Assignment - Find the line containing "States: 0..8" in the records below. Copy exactly that line and each one after it, ending at the line containing "A transition fires", and nothing more.

The input -
----------------

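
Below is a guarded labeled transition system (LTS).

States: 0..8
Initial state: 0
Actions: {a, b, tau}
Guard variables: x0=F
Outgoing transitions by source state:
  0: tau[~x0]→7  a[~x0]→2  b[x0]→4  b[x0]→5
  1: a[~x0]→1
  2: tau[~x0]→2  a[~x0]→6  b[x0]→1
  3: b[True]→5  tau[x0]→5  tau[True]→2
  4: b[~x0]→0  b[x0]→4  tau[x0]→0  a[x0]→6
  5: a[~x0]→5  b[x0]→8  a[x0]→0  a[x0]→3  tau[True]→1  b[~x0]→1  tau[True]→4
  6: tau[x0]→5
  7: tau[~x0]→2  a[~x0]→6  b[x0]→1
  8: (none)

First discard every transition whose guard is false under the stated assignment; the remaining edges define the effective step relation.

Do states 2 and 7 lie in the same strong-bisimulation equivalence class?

Answer: BISIMILAR

Working:
Bisimulation quotient by refinement:
  π0 = {{0,1,2,3,4,5,6,7,8}}
  π1 = {{0,2,7},{1},{3},{4},{5},{6,8}}
  π2 = {{0},{1},{2,7},{3},{4},{5},{6,8}}
7 equivalence class(es) (converged in 3)
2∈{2,7}, 7∈{2,7}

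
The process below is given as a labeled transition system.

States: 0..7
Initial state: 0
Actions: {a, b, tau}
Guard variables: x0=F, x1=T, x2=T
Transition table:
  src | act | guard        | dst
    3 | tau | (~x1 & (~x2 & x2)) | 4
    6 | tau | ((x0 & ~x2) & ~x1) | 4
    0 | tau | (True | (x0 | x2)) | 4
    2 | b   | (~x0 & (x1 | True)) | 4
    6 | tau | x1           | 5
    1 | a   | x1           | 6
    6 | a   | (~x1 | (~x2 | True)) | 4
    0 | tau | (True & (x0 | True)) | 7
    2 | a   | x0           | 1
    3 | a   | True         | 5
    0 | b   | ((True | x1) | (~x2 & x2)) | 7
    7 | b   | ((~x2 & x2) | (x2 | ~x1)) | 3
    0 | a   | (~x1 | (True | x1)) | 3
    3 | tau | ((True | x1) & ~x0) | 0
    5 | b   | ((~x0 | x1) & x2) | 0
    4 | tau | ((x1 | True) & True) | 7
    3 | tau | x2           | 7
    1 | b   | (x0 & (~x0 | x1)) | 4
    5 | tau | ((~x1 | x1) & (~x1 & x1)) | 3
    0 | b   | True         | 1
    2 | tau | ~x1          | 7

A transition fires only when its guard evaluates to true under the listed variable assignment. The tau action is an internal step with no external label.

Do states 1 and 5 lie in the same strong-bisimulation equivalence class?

Answer: NOT BISIMILAR

Trace:
Compute ~ classes (split until stable):
  P[0] = {{0,1,2,3,4,5,6,7}}
  P[1] = {{0},{1},{2,5,7},{3,6},{4}}
  P[2] = {{0},{1},{2},{3},{4},{5},{6},{7}}
Fixed point at round 3; 8 class(es).
1∈{1}, 5∈{5}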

----------------

Output -
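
States: 0..8
Initial state: 0
Actions: {a, b, tau}
Guard variables: x0=F
Outgoing transitions by source state:
  0: tau[~x0]→7  a[~x0]→2  b[x0]→4  b[x0]→5
  1: a[~x0]→1
  2: tau[~x0]→2  a[~x0]→6  b[x0]→1
  3: b[True]→5  tau[x0]→5  tau[True]→2
  4: b[~x0]→0  b[x0]→4  tau[x0]→0  a[x0]→6
  5: a[~x0]→5  b[x0]→8  a[x0]→0  a[x0]→3  tau[True]→1  b[~x0]→1  tau[True]→4
  6: tau[x0]→5
  7: tau[~x0]→2  a[~x0]→6  b[x0]→1
  8: (none)

First discard every transition whose guard is false under the stated assignment; the remaining edges define the effective step relation.

Do states 2 and 7 lie in the same strong-bisimulation equivalence class?

Answer: BISIMILAR

Working:
Bisimulation quotient by refinement:
  π0 = {{0,1,2,3,4,5,6,7,8}}
  π1 = {{0,2,7},{1},{3},{4},{5},{6,8}}
  π2 = {{0},{1},{2,7},{3},{4},{5},{6,8}}
7 equivalence class(es) (converged in 3)
2∈{2,7}, 7∈{2,7}

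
The process below is given as a labeled transition system.

States: 0..7
Initial state: 0
Actions: {a, b, tau}
Guard variables: x0=F, x1=T, x2=T
Transition table:
  src | act | guard        | dst
    3 | tau | (~x1 & (~x2 & x2)) | 4
    6 | tau | ((x0 & ~x2) & ~x1) | 4
    0 | tau | (True | (x0 | x2)) | 4
    2 | b   | (~x0 & (x1 | True)) | 4
    6 | tau | x1           | 5
    1 | a   | x1           | 6
    6 | a   | (~x1 | (~x2 | True)) | 4
    0 | tau | (True & (x0 | True)) | 7
    2 | a   | x0           | 1
    3 | a   | True         | 5
    0 | b   | ((True | x1) | (~x2 & x2)) | 7
    7 | b   | ((~x2 & x2) | (x2 | ~x1)) | 3
    0 | a   | (~x1 | (True | x1)) | 3
    3 | tau | ((True | x1) & ~x0) | 0
    5 | b   | ((~x0 | x1) & x2) | 0
    4 | tau | ((x1 | True) & True) | 7
    3 | tau | x2           | 7
    1 | b   | (x0 & (~x0 | x1)) | 4
    5 | tau | ((~x1 | x1) & (~x1 & x1)) | 3
    0 | b   | True         | 1
    2 | tau | ~x1          | 7

A transition fires only when its guard evaluates to true under the listed variable assignment. The tau action is an internal step with no external label.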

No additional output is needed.